◆ **Work request**: Print the data exactly, leaving nothing out.

◆ **Data for the task**:
_ _ _ _ _ _ _
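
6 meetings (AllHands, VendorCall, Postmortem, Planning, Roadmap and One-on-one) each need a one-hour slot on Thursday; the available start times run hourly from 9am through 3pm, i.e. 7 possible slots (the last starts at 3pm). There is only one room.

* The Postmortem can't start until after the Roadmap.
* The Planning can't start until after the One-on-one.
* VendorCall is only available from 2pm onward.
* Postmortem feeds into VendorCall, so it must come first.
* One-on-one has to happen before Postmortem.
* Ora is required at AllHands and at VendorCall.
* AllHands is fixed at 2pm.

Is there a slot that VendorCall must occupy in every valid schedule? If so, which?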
_ _ _ _ _ _ _
◆ **Your solution**:
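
6 meetings (AllHands, VendorCall, Postmortem, Planning, Roadmap and One-on-one) each need a one-hour slot on Thursday; the available start times run hourly from 9am through 3pm, i.e. 7 possible slots (the last starts at 3pm). There is only one room.

* The Postmortem can't start until after the Roadmap.
* The Planning can't start until after the One-on-one.
* VendorCall is only available from 2pm onward.
* Postmortem feeds into VendorCall, so it must come first.
* One-on-one has to happen before Postmortem.
* Ora is required at AllHands and at VendorCall.
* AllHands is fixed at 2pm.

Is there a slot that VendorCall must occupy in every valid schedule? If so, which?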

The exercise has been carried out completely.